§ EXERCISE OBJECTIVE
Whatever appears in the records, write it out again exactly.

[Dataset entries]
[Start of section]

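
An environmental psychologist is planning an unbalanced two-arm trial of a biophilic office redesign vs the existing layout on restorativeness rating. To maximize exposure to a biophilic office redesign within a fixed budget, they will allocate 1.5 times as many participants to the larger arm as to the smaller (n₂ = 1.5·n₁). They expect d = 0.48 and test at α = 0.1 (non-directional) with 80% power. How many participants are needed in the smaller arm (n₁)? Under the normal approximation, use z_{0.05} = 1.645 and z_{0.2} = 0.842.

With allocation ratio k = n₂/n₁ = 1.5, Var(x̄₁−x̄₂) = σ²(1/n₁ + 1/(k·n₁)) = σ²·(k+1)/(k·n₁).
So n₁ = (1 + 1/k)·((z_{α/2} + z_β)/d)² = 1.667 × (2.487/0.48)².
n₁ = 1.667 × 26.85 = 44.7.
Round up: n₁ = 45, giving n₂ = ⌈1.5 × 45⌉ = ⌈67.5⌉ = 68.

n₁ = 45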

[End of section]

§ ANSWER AREA
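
An environmental psychologist is planning an unbalanced two-arm trial of a biophilic office redesign vs the existing layout on restorativeness rating. To maximize exposure to a biophilic office redesign within a fixed budget, they will allocate 1.5 times as many participants to the larger arm as to the smaller (n₂ = 1.5·n₁). They expect d = 0.48 and test at α = 0.1 (non-directional) with 80% power. How many participants are needed in the smaller arm (n₁)? Under the normal approximation, use z_{0.05} = 1.645 and z_{0.2} = 0.842.

With allocation ratio k = n₂/n₁ = 1.5, Var(x̄₁−x̄₂) = σ²(1/n₁ + 1/(k·n₁)) = σ²·(k+1)/(k·n₁).
So n₁ = (1 + 1/k)·((z_{α/2} + z_β)/d)² = 1.667 × (2.487/0.48)².
n₁ = 1.667 × 26.85 = 44.7.
Round up: n₁ = 45, giving n₂ = ⌈1.5 × 45⌉ = ⌈67.5⌉ = 68.

n₁ = 45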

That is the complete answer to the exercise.